What you will do: Could you please write out the data shown below, exactly and in full?

Source data:
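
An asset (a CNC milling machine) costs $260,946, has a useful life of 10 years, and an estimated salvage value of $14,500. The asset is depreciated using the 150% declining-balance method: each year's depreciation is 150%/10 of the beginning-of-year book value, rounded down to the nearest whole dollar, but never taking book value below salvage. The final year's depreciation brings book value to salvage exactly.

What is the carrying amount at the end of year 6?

$98,418

Depreciable base = $260,946 − $14,500 = $246,446.
Year 1: ⌊$260,946 × 150%/10⌋ = $39,141. Book value $221,805.
Year 2: ⌊$221,805 × 150%/10⌋ = $33,270. Book value $188,535.
Year 3: ⌊$188,535 × 150%/10⌋ = $28,280. Book value $160,255.
Year 4: ⌊$160,255 × 150%/10⌋ = $24,038. Book value $136,217.
Year 5: ⌊$136,217 × 150%/10⌋ = $20,432. Book value $115,785.
Year 6: ⌊$115,785 × 150%/10⌋ = $17,367. Book value $98,418.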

Written reply:
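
An asset (a CNC milling machine) costs $260,946, has a useful life of 10 years, and an estimated salvage value of $14,500. The asset is depreciated using the 150% declining-balance method: each year's depreciation is 150%/10 of the beginning-of-year book value, rounded down to the nearest whole dollar, but never taking book value below salvage. The final year's depreciation brings book value to salvage exactly.

What is the carrying amount at the end of year 6?

$98,418

Depreciable base = $260,946 − $14,500 = $246,446.
Year 1: ⌊$260,946 × 150%/10⌋ = $39,141. Book value $221,805.
Year 2: ⌊$221,805 × 150%/10⌋ = $33,270. Book value $188,535.
Year 3: ⌊$188,535 × 150%/10⌋ = $28,280. Book value $160,255.
Year 4: ⌊$160,255 × 150%/10⌋ = $24,038. Book value $136,217.
Year 5: ⌊$136,217 × 150%/10⌋ = $20,432. Book value $115,785.
Year 6: ⌊$115,785 × 150%/10⌋ = $17,367. Book value $98,418.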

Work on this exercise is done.